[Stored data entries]
- Opening Delimiter -

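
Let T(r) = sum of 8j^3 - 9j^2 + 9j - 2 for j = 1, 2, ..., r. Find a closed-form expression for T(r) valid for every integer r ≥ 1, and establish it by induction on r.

T(r) = r(2r + 1)(r^2 + 1)

We claim T(r) = r(2r + 1)(r^2 + 1) for all r ≥ 1.
When r = 1: T(1) = 6, and the closed form gives 6. They agree.
Suppose the result is true for r = j, so T(j) = j(2j^3 + j^2 + 2j + 1).
Then T(j+1) = T(j) + (8j^3 + 15j^2 + 15j + 6) = (j(2j^3 + j^2 + 2j + 1)) + (8j^3 + 15j^2 + 15j + 6).
Simplifying, T(j+1) = (j + 1)(2j + 3)(j^2 + 2j + 2) = (j+1)(2(j+1) + 1)((j+1)^2 + 1),
which is the closed form with r = j+1.
This completes the induction.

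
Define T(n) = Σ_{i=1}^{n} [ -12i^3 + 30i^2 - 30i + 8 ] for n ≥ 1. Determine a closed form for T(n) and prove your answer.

We claim T(n) = -n(3n^3 - 4n^2 + 3n + 2) for all n ≥ 1.
Base step (n = 1): T(1) = -4, and the closed form gives -4. They agree.
For the inductive step, assume it holds for an arbitrary i ≥ 1, so T(i) = i(-3i^3 + 4i^2 - 3i - 2).
Then T(i+1) = T(i) + (-12i^3 - 6i^2 - 6i - 4) = (i(-3i^3 + 4i^2 - 3i - 2)) + (-12i^3 - 6i^2 - 6i - 4).
Simplifying, T(i+1) = -(i + 1)(3i^3 + 5i^2 + 4i + 4) = -(i+1)(3(i+1)^3 - 4(i+1)^2 + 3(i+1) + 2),
which is the closed form with n = i+1.
By induction, the statement is established for all n ≥ 1.

T(n) = -n(3n^3 - 4n^2 + 3n + 2)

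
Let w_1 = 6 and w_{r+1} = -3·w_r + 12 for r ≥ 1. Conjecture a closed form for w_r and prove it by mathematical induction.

Computing the first terms: w_1 = 6, w_2 = -6, w_3 = 30. This suggests w_r = -(-3)^r + 3.
Base case (r = 1): the formula gives 6 = 6 = w_1.
Inductive step: assume the claim holds for r = m, so w_m = -(-3)^m + 3.
Then w_{m+1} = -3·w_m + 12 = -3·(-(-3)^m + 3) + 12 = -(-3)^(m + 1) + 3,
which is the claimed formula at r = m+1.
This completes the induction.

w_r = -(-3)^r + 3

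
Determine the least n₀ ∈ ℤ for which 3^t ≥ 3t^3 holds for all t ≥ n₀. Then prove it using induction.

n₀ = 6

At t = 5: 243 < 375, so the inequality fails and n₀ ≥ 6. We prove 3^t ≥ 3t^3 for all t ≥ 6.
When t = 6: 3^t = 729 and 3t^3 = 648, so 729 ≥ 648.
Inductive step: assume the claim holds for t = r, so 3^r ≥ 3r^3.
Then 3^(r + 1) = 3·(3^r) ≥ 3·(3r^3).
Also, for r ≥ 6 we have 3·(3r^3) ≥ 3(r+1)^3, since 3 ≥ (1 + 1/r)^3 for all r ≥ 6.
Combining, 3^(r + 1) ≥ 3(r+1)^3.
This completes the induction.
Hence the smallest such n₀ is 6.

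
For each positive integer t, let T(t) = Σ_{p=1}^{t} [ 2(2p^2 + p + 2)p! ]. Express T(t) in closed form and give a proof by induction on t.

We claim T(t) = (4t + 2)(t + 1)! - 2 for all t ≥ 1.
For the base case t = 1: T(1) = 10, and the closed form gives 10. They agree.
Suppose the result is true for t = p, so T(p) = (4p + 2)(p + 1)! - 2.
Then T(p+1) = T(p) + (2(2p^2 + 5p + 5)(p + 1)!) = ((4p + 2)(p + 1)! - 2) + (2(2p^2 + 5p + 5)(p + 1)!).
Simplifying, T(p+1) = (4(p+1) + 2)((p+1) + 1)! - 2,
which is the closed form with t = p+1.
This completes the induction.

T(t) = (4t + 2)(t + 1)! - 2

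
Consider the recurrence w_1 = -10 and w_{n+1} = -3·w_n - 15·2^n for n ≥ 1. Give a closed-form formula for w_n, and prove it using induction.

Computing the first terms: w_1 = -10, w_2 = 0, w_3 = -60. This suggests w_n = -4(-3)^(n - 1) - 3·2^n.
Base step (n = 1): the formula gives -10 = -10 = w_1.
Inductive step: assume the claim holds for n = j, so w_j = -4(-3)^(j - 1) - 3·2^j.
Then w_{j+1} = -3·w_j - 15·2^j = -3·(-4(-3)^(j - 1) - 3·2^j) - 15·2^j = -4(-3)^j - 3·2^(j + 1) = -4(-3)^((j+1) - 1) - 3·2^(j+1),
which is the claimed formula at n = j+1.
By the principle of mathematical induction, the result holds for all n ≥ 1.

w_n = -4(-3)^(n - 1) - 3·2^n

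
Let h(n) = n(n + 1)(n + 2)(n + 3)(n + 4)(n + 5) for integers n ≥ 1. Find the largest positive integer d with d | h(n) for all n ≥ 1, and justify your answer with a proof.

Computing the first values: h(1) = 720 and h(2) = 5040; gcd(720, 5040) = 720, so d ≤ 720.
We prove 720 | n(n + 1)(n + 2)(n + 3)(n + 4)(n + 5) for all n ≥ 1 by induction on n.
Base case (n = 1): h(1) = 720 = 720·(1), so 720 | h(1).
For the inductive step, assume it holds for an arbitrary i ≥ 1, i.e. 720 | h(i). Then
h(i+1) − h(i) = (i+1)·(i+2)·(i+3)·(i+4)·(i+5)·(i+6) − i·(i+1)·(i+2)·(i+3)·(i+4)·(i+5) = (i+1)·(i+2)·(i+3)·(i+4)·(i+5)·[(i+6) − i] = 6·(i+1)·(i+2)·(i+3)·(i+4)·(i+5). The product of 5 consecutive integers is divisible by (5)! = 120, so h(i+1) − h(i) is divisible by 6·120 = 720. By the inductive hypothesis 720 | h(i), hence 720 | h(i+1).
By induction, the statement is established for all n ≥ 1.
Therefore the largest such d is 720.

d = 720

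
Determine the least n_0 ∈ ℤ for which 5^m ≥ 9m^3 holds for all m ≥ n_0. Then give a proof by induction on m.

n_0 = 4

At m = 3: 125 < 243, so the inequality fails and n_0 ≥ 4. We prove 5^m ≥ 9m^3 for all m ≥ 4.
When m = 4: 5^m = 625 and 9m^3 = 576, so 625 ≥ 576.
For the inductive step, assume it holds for an arbitrary j ≥ 4, so 5^j ≥ 9j^3.
Then 5^(j + 1) = 5·(5^j) ≥ 5·(9j^3).
Also, for j ≥ 4 we have 5·(9j^3) ≥ 9(j+1)^3, since 5 ≥ (1 + 1/j)^3 for all j ≥ 4.
Combining, 5^(j + 1) ≥ 9(j+1)^3.
This completes the induction.
Hence the smallest such n_0 is 4.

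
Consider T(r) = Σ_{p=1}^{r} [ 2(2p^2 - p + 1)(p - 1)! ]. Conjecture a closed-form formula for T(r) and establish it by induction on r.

We claim T(r) = (4r + 2)r! - 2 for all r ≥ 1.
When r = 1: T(1) = 4, and the closed form gives 4. They agree.
Suppose the result is true for r = p, so T(p) = (4p + 2)p! - 2.
Then T(p+1) = T(p) + (2(2p^2 + 3p + 2)p!) = ((4p + 2)p! - 2) + (2(2p^2 + 3p + 2)p!).
Simplifying, T(p+1) = (4(p+1) + 2)(p+1)! - 2,
which is the closed form with r = p+1.
By induction, the statement is established for all r ≥ 1.

T(r) = (4r + 2)r! - 2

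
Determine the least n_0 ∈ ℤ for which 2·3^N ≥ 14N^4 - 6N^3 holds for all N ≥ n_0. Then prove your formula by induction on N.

At N = 10: 118098 < 134000, so the inequality fails and n_0 ≥ 11. We prove 2·3^N ≥ 14N^4 - 6N^3 for all N ≥ 11.
When N = 11: 2·3^N = 354294 and 14N^4 - 6N^3 = 196988, so 354294 ≥ 196988.
Suppose the result is true for N = p, so 2·3^p ≥ 14p^4 - 6p^3.
Then 2·3^(p + 1) = 3·(2·3^p) ≥ 3·(14p^4 - 6p^3).
Also, for p ≥ 11 we have 3·(14p^4 - 6p^3) ≥ 14(p+1)^4 - 6(p+1)^3, since 3·(14p^4 - 6p^3) − (14(p+1)^4 - 6(p+1)^3) = 28p^4 - 68p^3 - 66p^2 - 38p - 8, which is nonnegative for all p ≥ 11.
Combining, 2·3^(p + 1) ≥ 14(p+1)^4 - 6(p+1)^3.
Hence, by induction on N, the claim holds for every N ≥ 11.
Hence the smallest such n_0 is 11.

n_0 = 11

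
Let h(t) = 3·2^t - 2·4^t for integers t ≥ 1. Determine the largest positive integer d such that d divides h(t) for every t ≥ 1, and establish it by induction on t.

Computing the first values: h(1) = -2 and h(2) = -20; gcd(-2, -20) = 2, so d ≤ 2.
We prove 2 | 3·2^t - 2·4^t for all t ≥ 1 by induction on t.
When t = 1: h(1) = -2 = 2·(-1), so 2 | h(1).
For the inductive step, assume it holds for an arbitrary m ≥ 1, i.e. 2 | h(m). Then
h(m+1) − 4·h(m) = (3·2^(m+1) - 2·4^(m+1)) − 4·(3·2^m - 2·4^m) = (3)·2^m·(2 − 4) = (-6)·2^m. Since 2 | h(m) by the inductive hypothesis, 2 | 4·h(m); and 2 | -6 since -6 = 2·-3. Therefore 2 | h(m+1).
By the principle of mathematical induction, the result holds for all t ≥ 1.
Therefore the largest such d is 2.

d = 2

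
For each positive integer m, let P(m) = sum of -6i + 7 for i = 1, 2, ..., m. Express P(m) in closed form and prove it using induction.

We claim P(m) = -m(3m - 4) for all m ≥ 1.
Base step (m = 1): P(1) = 1, and the closed form gives 1. They agree.
Inductive step: suppose the statement holds for some i ≥ 1, so P(i) = i(-3i + 4).
Then P(i+1) = P(i) + (-6i + 1) = (i(-3i + 4)) + (-6i + 1).
Simplifying, P(i+1) = -(i + 1)(3i - 1) = -(i+1)(3(i+1) - 4),
which is the closed form with m = i+1.
By induction, the statement is established for all m ≥ 1.

P(m) = -m(3m - 4)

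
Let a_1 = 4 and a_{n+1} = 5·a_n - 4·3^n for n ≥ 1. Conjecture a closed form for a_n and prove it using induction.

a_n = 2·3^n - 2·5^(n - 1)

Computing the first terms: a_1 = 4, a_2 = 8, a_3 = 4. This suggests a_n = 2·3^n - 2·5^(n - 1).
Base case (n = 1): the formula gives 4 = 4 = a_1.
Inductive step: suppose the statement holds for some i ≥ 1, so a_i = 2·3^i - 2·5^(i - 1).
Then a_{i+1} = 5·a_i - 4·3^i = 5·(2·3^i - 2·5^(i - 1)) - 4·3^i = 2·3^(i + 1) - 2·5^i = 2·3^(i+1) - 2·5^((i+1) - 1),
which is the claimed formula at n = i+1.
By induction, the statement is established for all n ≥ 1.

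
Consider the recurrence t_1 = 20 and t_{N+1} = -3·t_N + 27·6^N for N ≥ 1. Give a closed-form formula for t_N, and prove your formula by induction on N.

Computing the first terms: t_1 = 20, t_2 = 102, t_3 = 666. This suggests t_N = 2(-3)^(N - 1) + 3·6^N.
Base case (N = 1): the formula gives 20 = 20 = t_1.
Inductive step: assume the claim holds for N = k, so t_k = 2(-3)^(k - 1) + 3·6^k.
Then t_{k+1} = -3·t_k + 27·6^k = -3·(2(-3)^(k - 1) + 3·6^k) + 27·6^k = 2(-3)^k + 3·6^(k + 1) = 2(-3)^((k+1) - 1) + 3·6^(k+1),
which is the claimed formula at N = k+1.
Hence, by induction on N, the claim holds for every N ≥ 1.

t_N = 2(-3)^(N - 1) + 3·6^N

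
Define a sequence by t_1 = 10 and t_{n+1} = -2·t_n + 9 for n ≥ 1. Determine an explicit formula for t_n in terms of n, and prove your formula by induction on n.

t_n = 7(-2)^(n - 1) + 3

Computing the first terms: t_1 = 10, t_2 = -11, t_3 = 31. This suggests t_n = 7(-2)^(n - 1) + 3.
For the base case n = 1: the formula gives 10 = 10 = t_1.
Inductive step: assume the claim holds for n = k, so t_k = 7(-2)^(k - 1) + 3.
Then t_{k+1} = -2·t_k + 9 = -2·(7(-2)^(k - 1) + 3) + 9 = 7(-2)^k + 3 = 7(-2)^((k+1) - 1) + 3,
which is the claimed formula at n = k+1.
By induction, the statement is established for all n ≥ 1.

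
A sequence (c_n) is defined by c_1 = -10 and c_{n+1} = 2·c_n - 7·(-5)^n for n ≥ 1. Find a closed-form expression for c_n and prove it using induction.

Computing the first terms: c_1 = -10, c_2 = 15, c_3 = -145. This suggests c_n = (-5)^n - 5·2^(n - 1).
Base step (n = 1): the formula gives -10 = -10 = c_1.
For the inductive step, assume it holds for an arbitrary r ≥ 1, so c_r = (-5)^r - 5·2^(r - 1).
Then c_{r+1} = 2·c_r - 7·(-5)^r = 2·((-5)^r - 5·2^(r - 1)) - 7·(-5)^r = (-5)^(r + 1) - 5·2^r = (-5)^(r+1) - 5·2^((r+1) - 1),
which is the claimed formula at n = r+1.
Hence, by induction on n, the claim holds for every n ≥ 1.

c_n = (-5)^n - 5·2^(n - 1)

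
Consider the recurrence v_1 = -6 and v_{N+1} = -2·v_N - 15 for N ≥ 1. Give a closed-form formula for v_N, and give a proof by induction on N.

v_N = -(-2)^(N - 1) - 5

Computing the first terms: v_1 = -6, v_2 = -3, v_3 = -9. This suggests v_N = -(-2)^(N - 1) - 5.
Base step (N = 1): the formula gives -6 = -6 = v_1.
Inductive step: assume the claim holds for N = j, so v_j = -(-2)^(j - 1) - 5.
Then v_{j+1} = -2·v_j - 15 = -2·(-(-2)^(j - 1) - 5) - 15 = -(-2)^j - 5 = -(-2)^((j+1) - 1) - 5,
which is the claimed formula at N = j+1.
By induction, the statement is established for all N ≥ 1.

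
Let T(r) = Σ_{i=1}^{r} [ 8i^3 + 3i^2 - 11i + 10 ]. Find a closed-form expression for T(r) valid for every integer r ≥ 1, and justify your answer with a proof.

We claim T(r) = r(2r^3 + 5r^2 - 2r + 5) for all r ≥ 1.
Base case (r = 1): T(1) = 10, and the closed form gives 10. They agree.
Suppose the result is true for r = i, so T(i) = i(2i^3 + 5i^2 - 2i + 5).
Then T(i+1) = T(i) + (8i^3 + 27i^2 + 19i + 10) = (i(2i^3 + 5i^2 - 2i + 5)) + (8i^3 + 27i^2 + 19i + 10).
Simplifying, T(i+1) = (i + 1)(2i^3 + 11i^2 + 14i + 10) = (i+1)(2(i+1)^3 + 5(i+1)^2 - 2(i+1) + 5),
which is the closed form with r = i+1.
By the principle of mathematical induction, the result holds for all r ≥ 1.

T(r) = r(2r^3 + 5r^2 - 2r + 5)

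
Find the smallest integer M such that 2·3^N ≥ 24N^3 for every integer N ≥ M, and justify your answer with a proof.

M = 8

At N = 7: 4374 < 8232, so the inequality fails and M ≥ 8. We prove 2·3^N ≥ 24N^3 for all N ≥ 8.
For the base case N = 8: 2·3^N = 13122 and 24N^3 = 12288, so 13122 ≥ 12288.
Inductive step: assume the claim holds for N = m, so 2·3^m ≥ 24m^3.
Then 2·3^(m + 1) = 3·(2·3^m) ≥ 3·(24m^3).
Also, for m ≥ 8 we have 3·(24m^3) ≥ 24(m+1)^3, since 3 ≥ (1 + 1/m)^3 for all m ≥ 8.
Combining, 2·3^(m + 1) ≥ 24(m+1)^3.
Hence, by induction on N, the claim holds for every N ≥ 8.
Hence the smallest such M is 8.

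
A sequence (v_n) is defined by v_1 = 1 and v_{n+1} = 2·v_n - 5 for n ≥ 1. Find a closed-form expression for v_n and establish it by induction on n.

Computing the first terms: v_1 = 1, v_2 = -3, v_3 = -11. This suggests v_n = -2^(n + 1) + 5.
For the base case n = 1: the formula gives 1 = 1 = v_1.
Suppose the result is true for n = i, so v_i = -2^(i + 1) + 5.
Then v_{i+1} = 2·v_i - 5 = 2·(-2^(i + 1) + 5) - 5 = -2^(i + 2) + 5 = -2^((i+1) + 1) + 5,
which is the claimed formula at n = i+1.
Hence, by induction on n, the claim holds for every n ≥ 1.

v_n = -2^(n + 1) + 5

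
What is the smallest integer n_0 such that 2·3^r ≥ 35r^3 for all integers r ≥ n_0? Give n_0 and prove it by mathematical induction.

At r = 8: 13122 < 17920, so the inequality fails and n_0 ≥ 9. We prove 2·3^r ≥ 35r^3 for all r ≥ 9.
Base step (r = 9): 2·3^r = 39366 and 35r^3 = 25515, so 39366 ≥ 25515.
Suppose the result is true for r = k, so 2·3^k ≥ 35k^3.
Then 2·3^(k + 1) = 3·(2·3^k) ≥ 3·(35k^3).
Also, for k ≥ 9 we have 3·(35k^3) ≥ 35(k+1)^3, since 3 ≥ (1 + 1/k)^3 for all k ≥ 9.
Combining, 2·3^(k + 1) ≥ 35(k+1)^3.
Hence, by induction on r, the claim holds for every r ≥ 9.
Hence the smallest such n_0 is 9.

n_0 = 9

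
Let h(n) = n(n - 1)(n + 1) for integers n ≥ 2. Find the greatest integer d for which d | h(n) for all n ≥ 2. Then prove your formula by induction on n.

Computing the first values: h(2) = 6 and h(3) = 24; gcd(6, 24) = 6, so d ≤ 6.
We prove 6 | n(n - 1)(n + 1) for all n ≥ 2 by induction on n.
Base step (n = 2): h(2) = 6 = 6·(1), so 6 | h(2).
Suppose the result is true for n = m, i.e. 6 | h(m). Then
h(m+1) − h(m) = m·(m+1)·(m+2) − (m-1)·m·(m+1) = m·(m+1)·[(m+2) − (m-1)] = 3·m·(m+1). The product of 2 consecutive integers is divisible by (2)! = 2, so h(m+1) − h(m) is divisible by 3·2 = 6. By the inductive hypothesis 6 | h(m), hence 6 | h(m+1).
This completes the induction.
Therefore the largest such d is 6.

d = 6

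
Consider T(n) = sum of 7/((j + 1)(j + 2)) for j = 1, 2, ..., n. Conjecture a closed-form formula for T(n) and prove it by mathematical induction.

We claim T(n) = 7n/(2(n + 2)) for all n ≥ 1.
Base case (n = 1): T(1) = 7/6, and the closed form gives 7/6. They agree.
Inductive step: suppose the statement holds for some j ≥ 1, so T(j) = 7j/(2(j + 2)).
Then T(j+1) = T(j) + (7/((j + 2)(j + 3))) = (7j/(2(j + 2))) + (7/((j + 2)(j + 3))).
Simplifying, T(j+1) = 7(j + 1)/(2(j + 3)) = 7(j+1)/(2((j+1) + 2)),
which is the closed form with n = j+1.
By the principle of mathematical induction, the result holds for all n ≥ 1.

T(n) = 7n/(2(n + 2))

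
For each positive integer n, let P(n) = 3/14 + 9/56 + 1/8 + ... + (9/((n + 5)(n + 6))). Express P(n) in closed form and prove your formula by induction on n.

We claim P(n) = 3n/(2(n + 6)) for all n ≥ 1.
For the base case n = 1: P(1) = 3/14, and the closed form gives 3/14. They agree.
Inductive step: suppose the statement holds for some j ≥ 1, so P(j) = 3j/(2(j + 6)).
Then P(j+1) = P(j) + (9/((j + 6)(j + 7))) = (3j/(2(j + 6))) + (9/((j + 6)(j + 7))).
Simplifying, P(j+1) = 3(j + 1)/(2(j + 7)) = 3(j+1)/(2((j+1) + 6)),
which is the closed form with n = j+1.
By induction, the statement is established for all n ≥ 1.

P(n) = 3n/(2(n + 6))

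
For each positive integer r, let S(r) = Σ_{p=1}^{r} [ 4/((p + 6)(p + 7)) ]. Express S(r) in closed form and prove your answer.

S(r) = 4r/(7(r + 7))

We claim S(r) = 4r/(7(r + 7)) for all r ≥ 1.
For the base case r = 1: S(1) = 1/14, and the closed form gives 1/14. They agree.
Inductive step: assume the claim holds for r = p, so S(p) = 4p/(7(p + 7)).
Then S(p+1) = S(p) + (4/((p + 7)(p + 8))) = (4p/(7(p + 7))) + (4/((p + 7)(p + 8))).
Simplifying, S(p+1) = 4(p + 1)/(7(p + 8)) = 4(p+1)/(7((p+1) + 7)),
which is the closed form with r = p+1.
By induction, the statement is established for all r ≥ 1.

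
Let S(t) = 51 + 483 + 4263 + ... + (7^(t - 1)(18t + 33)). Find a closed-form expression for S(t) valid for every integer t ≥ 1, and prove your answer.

S(t) = 7^t(3t + 5) - 5

We claim S(t) = 7^t(3t + 5) - 5 for all t ≥ 1.
Base step (t = 1): S(1) = 51, and the closed form gives 51. They agree.
Inductive step: suppose the statement holds for some p ≥ 1, so S(p) = 7^p(3p + 5) - 5.
Then S(p+1) = S(p) + (7^p(18p + 51)) = (7^p(3p + 5) - 5) + (7^p(18p + 51)).
Simplifying, S(p+1) = 21·7^p·p + 56·7^p - 5 = 7^(p+1)(3(p+1) + 5) - 5,
which is the closed form with t = p+1.
By induction, the statement is established for all t ≥ 1.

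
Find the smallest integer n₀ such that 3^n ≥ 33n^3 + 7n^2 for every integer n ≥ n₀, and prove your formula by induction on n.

At n = 9: 19683 < 24624, so the inequality fails and n₀ ≥ 10. We prove 3^n ≥ 33n^3 + 7n^2 for all n ≥ 10.
Base step (n = 10): 3^n = 59049 and 33n^3 + 7n^2 = 33700, so 59049 ≥ 33700.
Inductive step: suppose the statement holds for some m ≥ 10, so 3^m ≥ 33m^3 + 7m^2.
Then 3^(m + 1) = 3·(3^m) ≥ 3·(33m^3 + 7m^2).
Also, for m ≥ 10 we have 3·(33m^3 + 7m^2) ≥ 33(m+1)^3 + 7(m+1)^2, since 3·(33m^3 + 7m^2) − (33(m+1)^3 + 7(m+1)^2) = 66m^3 - 85m^2 - 113m - 40, which is nonnegative for all m ≥ 10.
Combining, 3^(m + 1) ≥ 33(m+1)^3 + 7(m+1)^2.
By induction, the statement is established for all n ≥ 10.
Hence the smallest such n₀ is 10.

n₀ = 10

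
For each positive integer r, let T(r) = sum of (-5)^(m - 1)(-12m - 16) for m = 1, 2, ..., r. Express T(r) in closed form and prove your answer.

T(r) = (-5)^r(2r + 3) - 3

We claim T(r) = (-5)^r(2r + 3) - 3 for all r ≥ 1.
When r = 1: T(1) = -28, and the closed form gives -28. They agree.
For the inductive step, assume it holds for an arbitrary m ≥ 1, so T(m) = (-5)^m(2m + 3) - 3.
Then T(m+1) = T(m) + ((-5)^m(-12m - 28)) = ((-5)^m(2m + 3) - 3) + ((-5)^m(-12m - 28)).
Simplifying, T(m+1) = -10(-5)^m·m - 25(-5)^m - 3 = (-5)^(m+1)(2(m+1) + 3) - 3,
which is the closed form with r = m+1.
By the principle of mathematical induction, the result holds for all r ≥ 1.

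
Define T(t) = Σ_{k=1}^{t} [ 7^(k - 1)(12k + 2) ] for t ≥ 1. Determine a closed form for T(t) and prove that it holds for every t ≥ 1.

We claim T(t) = 2·7^t·t for all t ≥ 1.
Base step (t = 1): T(1) = 14, and the closed form gives 14. They agree.
Inductive step: suppose the statement holds for some k ≥ 1, so T(k) = 2·7^k·k.
Then T(k+1) = T(k) + (7^k(12k + 14)) = (2·7^k·k) + (7^k(12k + 14)).
Simplifying, T(k+1) = 14·7^k(k + 1) = 2·7^(k+1)·(k+1),
which is the closed form with t = k+1.
By induction, the statement is established for all t ≥ 1.

T(t) = 2·7^t·t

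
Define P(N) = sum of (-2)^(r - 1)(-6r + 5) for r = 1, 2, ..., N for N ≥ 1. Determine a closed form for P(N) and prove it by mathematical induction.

We claim P(N) = (-2)^N(2N - 1) + 1 for all N ≥ 1.
For the base case N = 1: P(1) = -1, and the closed form gives -1. They agree.
For the inductive step, assume it holds for an arbitrary r ≥ 1, so P(r) = (-2)^r(2r - 1) + 1.
Then P(r+1) = P(r) + ((-2)^r(-6r - 1)) = ((-2)^r(2r - 1) + 1) + ((-2)^r(-6r - 1)).
Simplifying, P(r+1) = (-2)^(r + 1) - (-2)^(r + 2)r + 1 = (-2)^(r+1)(2(r+1) - 1) + 1,
which is the closed form with N = r+1.
By induction, the statement is established for all N ≥ 1.

P(N) = (-2)^N(2N - 1) + 1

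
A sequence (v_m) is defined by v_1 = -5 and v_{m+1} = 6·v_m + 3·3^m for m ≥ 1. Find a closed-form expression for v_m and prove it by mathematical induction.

Computing the first terms: v_1 = -5, v_2 = -21, v_3 = -99. This suggests v_m = -3^m - 2·6^(m - 1).
When m = 1: the formula gives -5 = -5 = v_1.
Inductive step: assume the claim holds for m = p, so v_p = -3^p - 2·6^(p - 1).
Then v_{p+1} = 6·v_p + 3·3^p = 6·(-3^p - 2·6^(p - 1)) + 3·3^p = -3^(p + 1) - 2·6^p = -3^(p+1) - 2·6^((p+1) - 1),
which is the claimed formula at m = p+1.
This completes the induction.

v_m = -3^m - 2·6^(m - 1)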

- Closing Delimiter -

[TASK TO COMPLETE] Look above for the line with "A sequence (v_m)", then copy it and each later line exactly, stopping at the last line of the records.

[RESULT OF THIS EXERCISE]
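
A sequence (v_m) is defined by v_1 = -5 and v_{m+1} = 6·v_m + 3·3^m for m ≥ 1. Find a closed-form expression for v_m and prove it by mathematical induction.

Computing the first terms: v_1 = -5, v_2 = -21, v_3 = -99. This suggests v_m = -3^m - 2·6^(m - 1).
When m = 1: the formula gives -5 = -5 = v_1.
Inductive step: assume the claim holds for m = p, so v_p = -3^p - 2·6^(p - 1).
Then v_{p+1} = 6·v_p + 3·3^p = 6·(-3^p - 2·6^(p - 1)) + 3·3^p = -3^(p + 1) - 2·6^p = -3^(p+1) - 2·6^((p+1) - 1),
which is the claimed formula at m = p+1.
This completes the induction.

v_m = -3^m - 2·6^(m - 1)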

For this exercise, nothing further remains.